**Requirement**
For this exercise, please find the lines in the entries that include the word "Yokohama" and copy them.

**Supplied material**
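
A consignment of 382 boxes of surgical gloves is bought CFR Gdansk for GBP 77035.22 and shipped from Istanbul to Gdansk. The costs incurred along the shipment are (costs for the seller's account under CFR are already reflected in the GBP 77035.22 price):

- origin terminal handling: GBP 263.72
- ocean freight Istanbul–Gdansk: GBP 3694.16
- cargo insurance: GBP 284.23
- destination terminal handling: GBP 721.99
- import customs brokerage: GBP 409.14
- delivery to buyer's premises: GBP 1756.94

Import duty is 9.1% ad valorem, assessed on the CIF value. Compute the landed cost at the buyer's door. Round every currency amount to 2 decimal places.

CFR: the seller pays costs through ocean freight to the destination port, but not insurance.
Already in the invoice (seller's account under CFR): origin terminal, freight — exclude.
CIF value = CFR price + insurance = 77035.22 + 284.23 = 77319.45
Import duty = 77319.45 × 9.1% = 7036.07
Buyer bears: insurance 284.23 + destination terminal 721.99 + brokerage 409.14 + delivery 1756.94 + duty 7036.07 = 10208.37
Landed cost = invoice 77035.22 + 10208.37 = 87243.59

Total landed cost: GBP 87243.59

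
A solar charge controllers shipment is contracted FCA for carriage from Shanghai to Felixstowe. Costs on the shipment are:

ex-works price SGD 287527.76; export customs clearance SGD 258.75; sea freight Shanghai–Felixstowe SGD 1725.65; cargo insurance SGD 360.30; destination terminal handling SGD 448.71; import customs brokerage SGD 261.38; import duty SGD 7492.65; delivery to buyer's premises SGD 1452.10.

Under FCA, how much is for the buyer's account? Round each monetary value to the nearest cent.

FCA: the seller delivers export-cleared goods to the carrier; the buyer bears costs from that point.
Seller's account: goods 287527.76 + export clearance 258.75 = 287786.51
Buyer's account: freight 1725.65 + insurance 360.30 + destination terminal 448.71 + brokerage 261.38 + duty 7492.65 + delivery 1452.10 = 11740.79

Buyer's account: SGD 11740.79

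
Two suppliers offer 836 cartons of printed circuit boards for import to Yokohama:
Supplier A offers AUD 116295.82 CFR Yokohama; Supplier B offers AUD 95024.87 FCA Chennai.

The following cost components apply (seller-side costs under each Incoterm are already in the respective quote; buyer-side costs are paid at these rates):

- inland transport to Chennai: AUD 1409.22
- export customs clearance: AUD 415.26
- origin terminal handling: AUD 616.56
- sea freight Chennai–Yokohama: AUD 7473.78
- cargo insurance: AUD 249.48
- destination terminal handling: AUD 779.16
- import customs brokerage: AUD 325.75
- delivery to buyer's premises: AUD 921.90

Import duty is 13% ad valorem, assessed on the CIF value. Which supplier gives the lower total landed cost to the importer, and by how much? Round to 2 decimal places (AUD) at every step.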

**Exercise result**
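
Two suppliers offer 836 cartons of printed circuit boards for import to Yokohama:
Supplier A offers AUD 116295.82 CFR Yokohama; Supplier B offers AUD 95024.87 FCA Chennai.
- sea freight Chennai–Yokohama: AUD 7473.78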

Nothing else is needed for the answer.